Exercise: After finding the line that includes "Give the OpenSCAD" in the records below, transcribe it and each line after it through the last, exactly, and add nothing.

──────────────────────────────

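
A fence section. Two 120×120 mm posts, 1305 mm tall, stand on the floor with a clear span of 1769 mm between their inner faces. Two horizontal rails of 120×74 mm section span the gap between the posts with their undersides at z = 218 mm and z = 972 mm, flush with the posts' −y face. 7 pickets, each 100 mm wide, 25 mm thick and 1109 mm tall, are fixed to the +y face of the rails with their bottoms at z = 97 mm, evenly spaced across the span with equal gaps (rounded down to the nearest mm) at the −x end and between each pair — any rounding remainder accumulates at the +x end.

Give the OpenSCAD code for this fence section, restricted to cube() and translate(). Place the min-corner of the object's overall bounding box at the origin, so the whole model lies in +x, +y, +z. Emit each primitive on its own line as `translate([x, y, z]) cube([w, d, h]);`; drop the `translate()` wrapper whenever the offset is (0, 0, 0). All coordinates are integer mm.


cube([120, 120, 1305]);
translate([1889, 0, 0]) cube([120, 120, 1305]);
translate([120, 0, 218]) cube([1769, 120, 74]);
translate([120, 0, 972]) cube([1769, 120, 74]);
translate([253, 120, 97]) cube([100, 25, 1109]);
translate([486, 120, 97]) cube([100, 25, 1109]);
translate([719, 120, 97]) cube([100, 25, 1109]);
translate([952, 120, 97]) cube([100, 25, 1109]);
translate([1185, 120, 97]) cube([100, 25, 1109]);
translate([1418, 120, 97]) cube([100, 25, 1109]);
translate([1651, 120, 97]) cube([100, 25, 1109]);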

──────────────────────────────

Result of this task:
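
Give the OpenSCAD code for this fence section, restricted to cube() and translate(). Place the min-corner of the object's overall bounding box at the origin, so the whole model lies in +x, +y, +z. Emit each primitive on its own line as `translate([x, y, z]) cube([w, d, h]);`; drop the `translate()` wrapper whenever the offset is (0, 0, 0). All coordinates are integer mm.


cube([120, 120, 1305]);
translate([1889, 0, 0]) cube([120, 120, 1305]);
translate([120, 0, 218]) cube([1769, 120, 74]);
translate([120, 0, 972]) cube([1769, 120, 74]);
translate([253, 120, 97]) cube([100, 25, 1109]);
translate([486, 120, 97]) cube([100, 25, 1109]);
translate([719, 120, 97]) cube([100, 25, 1109]);
translate([952, 120, 97]) cube([100, 25, 1109]);
translate([1185, 120, 97]) cube([100, 25, 1109]);
translate([1418, 120, 97]) cube([100, 25, 1109]);
translate([1651, 120, 97]) cube([100, 25, 1109]);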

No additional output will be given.